Work instruction – Repeat exactly the lines of the listing below, please, starting with the first and ending with the line containing "z <= q XOR v"; leave out the rest.

BEGIN Available data

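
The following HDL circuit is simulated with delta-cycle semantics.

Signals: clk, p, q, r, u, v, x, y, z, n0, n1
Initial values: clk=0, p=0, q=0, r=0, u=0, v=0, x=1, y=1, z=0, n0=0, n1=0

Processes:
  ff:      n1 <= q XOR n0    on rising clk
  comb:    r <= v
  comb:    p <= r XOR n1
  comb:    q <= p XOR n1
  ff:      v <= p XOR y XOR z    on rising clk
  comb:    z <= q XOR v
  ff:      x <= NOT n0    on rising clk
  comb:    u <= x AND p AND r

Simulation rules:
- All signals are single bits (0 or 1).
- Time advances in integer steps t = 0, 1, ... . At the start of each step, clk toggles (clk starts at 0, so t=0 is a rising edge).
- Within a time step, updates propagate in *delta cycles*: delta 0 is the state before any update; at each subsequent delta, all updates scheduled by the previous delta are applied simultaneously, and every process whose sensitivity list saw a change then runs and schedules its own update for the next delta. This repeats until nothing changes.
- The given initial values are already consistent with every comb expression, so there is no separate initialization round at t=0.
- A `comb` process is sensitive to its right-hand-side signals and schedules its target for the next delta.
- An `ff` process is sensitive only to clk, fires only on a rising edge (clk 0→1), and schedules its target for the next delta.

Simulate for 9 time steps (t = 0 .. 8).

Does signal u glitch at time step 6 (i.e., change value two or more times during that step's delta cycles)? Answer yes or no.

t0.Δ0 y=1 p=0 x=1 r=0 q=0 n1=0 v=0 n0=0 clk=0 z=0 u=0
t0.Δ1 y=1 p=0 x=1 r=0 q=0 n1=0 v=0 n0=0 clk=1 z=0 u=0
t0.Δ2 y=1 p=0 x=1 r=0 q=0 n1=0 v=1 n0=0 clk=1 z=0 u=0
t0.Δ3 y=1 p=0 x=1 r=1 q=0 n1=0 v=1 n0=0 clk=1 z=1 u=0
t0.Δ4 y=1 p=1 x=1 r=1 q=0 n1=0 v=1 n0=0 clk=1 z=1 u=0
t0.Δ5 y=1 p=1 x=1 r=1 q=1 n1=0 v=1 n0=0 clk=1 z=1 u=1
t0.Δ6 y=1 p=1 x=1 r=1 q=1 n1=0 v=1 n0=0 clk=1 z=0 u=1
t1.Δ0 y=1 p=1 x=1 r=1 q=1 n1=0 v=1 n0=0 clk=1 z=0 u=1
t1.Δ1 y=1 p=1 x=1 r=1 q=1 n1=0 v=1 n0=0 clk=0 z=0 u=1
t2.Δ0 y=1 p=1 x=1 r=1 q=1 n1=0 v=1 n0=0 clk=0 z=0 u=1
t2.Δ1 y=1 p=1 x=1 r=1 q=1 n1=0 v=1 n0=0 clk=1 z=0 u=1
t2.Δ2 y=1 p=1 x=1 r=1 q=1 n1=1 v=0 n0=0 clk=1 z=0 u=1
t2.Δ3 y=1 p=0 x=1 r=0 q=0 n1=1 v=0 n0=0 clk=1 z=1 u=1
t2.Δ4 y=1 p=1 x=1 r=0 q=1 n1=1 v=0 n0=0 clk=1 z=0 u=0
t2.Δ5 y=1 p=1 x=1 r=0 q=0 n1=1 v=0 n0=0 clk=1 z=1 u=0
t2.Δ6 y=1 p=1 x=1 r=0 q=0 n1=1 v=0 n0=0 clk=1 z=0 u=0
t3.Δ0 y=1 p=1 x=1 r=0 q=0 n1=1 v=0 n0=0 clk=1 z=0 u=0
t3.Δ1 y=1 p=1 x=1 r=0 q=0 n1=1 v=0 n0=0 clk=0 z=0 u=0
t4.Δ0 y=1 p=1 x=1 r=0 q=0 n1=1 v=0 n0=0 clk=0 z=0 u=0
t4.Δ1 y=1 p=1 x=1 r=0 q=0 n1=1 v=0 n0=0 clk=1 z=0 u=0
t4.Δ2 y=1 p=1 x=1 r=0 q=0 n1=0 v=0 n0=0 clk=1 z=0 u=0
t4.Δ3 y=1 p=0 x=1 r=0 q=1 n1=0 v=0 n0=0 clk=1 z=0 u=0
t4.Δ4 y=1 p=0 x=1 r=0 q=0 n1=0 v=0 n0=0 clk=1 z=1 u=0
t4.Δ5 y=1 p=0 x=1 r=0 q=0 n1=0 v=0 n0=0 clk=1 z=0 u=0
t5.Δ0 y=1 p=0 x=1 r=0 q=0 n1=0 v=0 n0=0 clk=1 z=0 u=0
t5.Δ1 y=1 p=0 x=1 r=0 q=0 n1=0 v=0 n0=0 clk=0 z=0 u=0
t6.Δ0 y=1 p=0 x=1 r=0 q=0 n1=0 v=0 n0=0 clk=0 z=0 u=0
t6.Δ1 y=1 p=0 x=1 r=0 q=0 n1=0 v=0 n0=0 clk=1 z=0 u=0
t6.Δ2 y=1 p=0 x=1 r=0 q=0 n1=0 v=1 n0=0 clk=1 z=0 u=0
t6.Δ3 y=1 p=0 x=1 r=1 q=0 n1=0 v=1 n0=0 clk=1 z=1 u=0
t6.Δ4 y=1 p=1 x=1 r=1 q=0 n1=0 v=1 n0=0 clk=1 z=1 u=0
t6.Δ5 y=1 p=1 x=1 r=1 q=1 n1=0 v=1 n0=0 clk=1 z=1 u=1
t6.Δ6 y=1 p=1 x=1 r=1 q=1 n1=0 v=1 n0=0 clk=1 z=0 u=1
t7.Δ0 y=1 p=1 x=1 r=1 q=1 n1=0 v=1 n0=0 clk=1 z=0 u=1
t7.Δ1 y=1 p=1 x=1 r=1 q=1 n1=0 v=1 n0=0 clk=0 z=0 u=1
t8.Δ0 y=1 p=1 x=1 r=1 q=1 n1=0 v=1 n0=0 clk=0 z=0 u=1
t8.Δ1 y=1 p=1 x=1 r=1 q=1 n1=0 v=1 n0=0 clk=1 z=0 u=1
t8.Δ2 y=1 p=1 x=1 r=1 q=1 n1=1 v=0 n0=0 clk=1 z=0 u=1
t8.Δ3 y=1 p=0 x=1 r=0 q=0 n1=1 v=0 n0=0 clk=1 z=1 u=1
t8.Δ4 y=1 p=1 x=1 r=0 q=1 n1=1 v=0 n0=0 clk=1 z=0 u=0
t8.Δ5 y=1 p=1 x=1 r=0 q=0 n1=1 v=0 n0=0 clk=1 z=1 u=0
t8.Δ6 y=1 p=1 x=1 r=0 q=0 n1=1 v=0 n0=0 clk=1 z=0 u=0

no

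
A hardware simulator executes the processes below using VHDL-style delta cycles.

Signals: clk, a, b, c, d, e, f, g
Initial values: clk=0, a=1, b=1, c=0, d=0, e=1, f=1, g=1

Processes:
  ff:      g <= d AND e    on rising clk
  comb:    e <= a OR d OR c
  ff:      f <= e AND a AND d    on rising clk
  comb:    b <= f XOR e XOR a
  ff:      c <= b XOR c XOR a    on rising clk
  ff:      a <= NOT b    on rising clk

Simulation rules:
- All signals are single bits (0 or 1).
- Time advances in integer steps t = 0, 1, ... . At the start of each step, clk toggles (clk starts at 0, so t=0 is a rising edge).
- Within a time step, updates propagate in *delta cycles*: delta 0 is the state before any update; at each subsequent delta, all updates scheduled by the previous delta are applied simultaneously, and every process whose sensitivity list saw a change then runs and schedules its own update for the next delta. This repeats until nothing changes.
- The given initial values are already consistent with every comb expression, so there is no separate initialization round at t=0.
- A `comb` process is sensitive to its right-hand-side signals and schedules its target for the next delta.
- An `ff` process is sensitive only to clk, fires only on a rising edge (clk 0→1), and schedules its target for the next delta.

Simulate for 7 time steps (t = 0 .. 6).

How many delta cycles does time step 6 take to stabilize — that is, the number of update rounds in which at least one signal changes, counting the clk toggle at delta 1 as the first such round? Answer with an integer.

t=0 Δ0: c=0 a=1 b=1 f=1 g=1 e=1 clk=0 d=0
  Δ1: clk:0→1
  Δ2: a:1→0, f:1→0, g:1→0
  Δ3: e:1→0
  Δ4: b:1→0
  (4Δ to stable)
t=1 Δ0: c=0 a=0 b=0 f=0 g=0 e=0 clk=1 d=0
  Δ1: clk:1→0
  (1Δ to stable)
t=2 Δ0: c=0 a=0 b=0 f=0 g=0 e=0 clk=0 d=0
  Δ1: clk:0→1
  Δ2: a:0→1
  Δ3: b:0→1, e:0→1
  Δ4: b:1→0
  (4Δ to stable)
t=3 Δ0: c=0 a=1 b=0 f=0 g=0 e=1 clk=1 d=0
  Δ1: clk:1→0
  (1Δ to stable)
t=4 Δ0: c=0 a=1 b=0 f=0 g=0 e=1 clk=0 d=0
  Δ1: clk:0→1
  Δ2: c:0→1
  (2Δ to stable)
t=5 Δ0: c=1 a=1 b=0 f=0 g=0 e=1 clk=1 d=0
  Δ1: clk:1→0
  (1Δ to stable)
t=6 Δ0: c=1 a=1 b=0 f=0 g=0 e=1 clk=0 d=0
  Δ1: clk:0→1
  Δ2: c:1→0
  (2Δ to stable)

2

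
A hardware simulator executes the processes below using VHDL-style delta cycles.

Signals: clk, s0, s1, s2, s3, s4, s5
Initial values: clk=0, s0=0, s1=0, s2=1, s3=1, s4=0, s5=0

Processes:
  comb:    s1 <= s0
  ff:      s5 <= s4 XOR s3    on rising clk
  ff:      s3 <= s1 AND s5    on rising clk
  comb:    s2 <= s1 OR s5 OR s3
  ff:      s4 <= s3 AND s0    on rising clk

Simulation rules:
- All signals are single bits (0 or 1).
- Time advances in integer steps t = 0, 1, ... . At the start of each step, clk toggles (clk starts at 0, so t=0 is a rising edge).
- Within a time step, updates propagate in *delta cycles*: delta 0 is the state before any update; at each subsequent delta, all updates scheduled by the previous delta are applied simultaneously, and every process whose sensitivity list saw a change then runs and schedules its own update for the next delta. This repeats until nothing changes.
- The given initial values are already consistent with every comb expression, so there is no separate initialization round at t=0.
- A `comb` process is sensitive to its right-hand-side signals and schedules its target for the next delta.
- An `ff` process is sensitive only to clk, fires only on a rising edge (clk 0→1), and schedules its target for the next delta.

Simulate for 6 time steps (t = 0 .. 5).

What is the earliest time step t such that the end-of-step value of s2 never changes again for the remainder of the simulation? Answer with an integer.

2

[bits: clk,s5,s1,s4,s0,s3,s2]
t=0: Δ0=0000011 Δ1=1000011 Δ2=1100001 | 2Δ
t=1: Δ0=1100001 Δ1=0100001 | 1Δ
t=2: Δ0=0100001 Δ1=1100001 Δ2=1000001 Δ3=1000000 | 3Δ
t=3: Δ0=1000000 Δ1=0000000 | 1Δ
t=4: Δ0=0000000 Δ1=1000000 | 1Δ
t=5: Δ0=1000000 Δ1=0000000 | 1Δ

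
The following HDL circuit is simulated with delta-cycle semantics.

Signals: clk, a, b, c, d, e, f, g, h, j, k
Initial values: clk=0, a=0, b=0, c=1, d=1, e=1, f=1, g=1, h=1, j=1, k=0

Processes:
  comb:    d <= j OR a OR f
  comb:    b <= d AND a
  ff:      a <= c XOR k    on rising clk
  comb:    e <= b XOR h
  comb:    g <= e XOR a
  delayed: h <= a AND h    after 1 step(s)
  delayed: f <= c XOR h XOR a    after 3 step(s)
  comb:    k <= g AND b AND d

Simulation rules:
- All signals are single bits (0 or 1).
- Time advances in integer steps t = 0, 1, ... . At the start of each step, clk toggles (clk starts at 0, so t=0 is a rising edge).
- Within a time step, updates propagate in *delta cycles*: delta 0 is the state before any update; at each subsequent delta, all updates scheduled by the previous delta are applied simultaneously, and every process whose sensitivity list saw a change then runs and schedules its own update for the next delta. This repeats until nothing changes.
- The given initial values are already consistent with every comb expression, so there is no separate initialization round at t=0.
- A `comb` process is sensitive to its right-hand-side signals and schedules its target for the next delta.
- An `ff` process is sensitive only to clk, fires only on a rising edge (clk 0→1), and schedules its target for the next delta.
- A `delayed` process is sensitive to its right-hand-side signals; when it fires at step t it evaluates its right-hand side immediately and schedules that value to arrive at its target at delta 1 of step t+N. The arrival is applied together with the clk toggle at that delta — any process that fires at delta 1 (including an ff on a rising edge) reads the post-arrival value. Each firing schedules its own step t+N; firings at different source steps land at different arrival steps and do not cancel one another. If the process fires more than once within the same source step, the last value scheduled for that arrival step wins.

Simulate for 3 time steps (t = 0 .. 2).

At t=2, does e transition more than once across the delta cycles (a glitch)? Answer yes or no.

no

t0.Δ0 c=1 e=1 d=1 a=0 h=1 k=0 f=1 j=1 b=0 g=1 clk=0
t0.Δ1 c=1 e=1 d=1 a=0 h=1 k=0 f=1 j=1 b=0 g=1 clk=1
t0.Δ2 c=1 e=1 d=1 a=1 h=1 k=0 f=1 j=1 b=0 g=1 clk=1
t0.Δ3 c=1 e=1 d=1 a=1 h=1 k=0 f=1 j=1 b=1 g=0 clk=1
t0.Δ4 c=1 e=0 d=1 a=1 h=1 k=0 f=1 j=1 b=1 g=0 clk=1
t0.Δ5 c=1 e=0 d=1 a=1 h=1 k=0 f=1 j=1 b=1 g=1 clk=1
t0.Δ6 c=1 e=0 d=1 a=1 h=1 k=1 f=1 j=1 b=1 g=1 clk=1
t1.Δ0 c=1 e=0 d=1 a=1 h=1 k=1 f=1 j=1 b=1 g=1 clk=1
t1.Δ1 c=1 e=0 d=1 a=1 h=1 k=1 f=1 j=1 b=1 g=1 clk=0
t2.Δ0 c=1 e=0 d=1 a=1 h=1 k=1 f=1 j=1 b=1 g=1 clk=0
t2.Δ1 c=1 e=0 d=1 a=1 h=1 k=1 f=1 j=1 b=1 g=1 clk=1
t2.Δ2 c=1 e=0 d=1 a=0 h=1 k=1 f=1 j=1 b=1 g=1 clk=1
t2.Δ3 c=1 e=0 d=1 a=0 h=1 k=1 f=1 j=1 b=0 g=0 clk=1
t2.Δ4 c=1 e=1 d=1 a=0 h=1 k=0 f=1 j=1 b=0 g=0 clk=1
t2.Δ5 c=1 e=1 d=1 a=0 h=1 k=0 f=1 j=1 b=0 g=1 clk=1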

END Available data

Response to the exercise –
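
The following HDL circuit is simulated with delta-cycle semantics.

Signals: clk, p, q, r, u, v, x, y, z, n0, n1
Initial values: clk=0, p=0, q=0, r=0, u=0, v=0, x=1, y=1, z=0, n0=0, n1=0

Processes:
  ff:      n1 <= q XOR n0    on rising clk
  comb:    r <= v
  comb:    p <= r XOR n1
  comb:    q <= p XOR n1
  ff:      v <= p XOR y XOR z    on rising clk
  comb:    z <= q XOR v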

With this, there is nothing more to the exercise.